What is required: The required output is every record, written out exactly.

Data shown:

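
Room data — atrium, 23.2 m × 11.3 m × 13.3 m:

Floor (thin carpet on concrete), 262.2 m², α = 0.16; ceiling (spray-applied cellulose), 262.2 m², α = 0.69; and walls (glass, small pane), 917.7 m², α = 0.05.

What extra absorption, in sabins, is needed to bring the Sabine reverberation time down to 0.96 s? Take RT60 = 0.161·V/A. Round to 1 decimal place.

316.0 sabins

Equivalent absorption area: A₁ = 262.2·0.16 + 262.2·0.69 + 917.7·0.05 = 268.755 m².
Target A₂ = 0.161·3486.728/0.96 = 584.753 sabins (V = 3486.728 m³).
Shortfall: 584.753 − 268.755 = 316.0 sabins.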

Answer space:
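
Room data — atrium, 23.2 m × 11.3 m × 13.3 m:

Floor (thin carpet on concrete), 262.2 m², α = 0.16; ceiling (spray-applied cellulose), 262.2 m², α = 0.69; and walls (glass, small pane), 917.7 m², α = 0.05.

What extra absorption, in sabins, is needed to bring the Sabine reverberation time down to 0.96 s? Take RT60 = 0.161·V/A. Round to 1 decimal place.

316.0 sabins

Equivalent absorption area: A₁ = 262.2·0.16 + 262.2·0.69 + 917.7·0.05 = 268.755 m².
Target A₂ = 0.161·3486.728/0.96 = 584.753 sabins (V = 3486.728 m³).
Shortfall: 584.753 − 268.755 = 316.0 sabins.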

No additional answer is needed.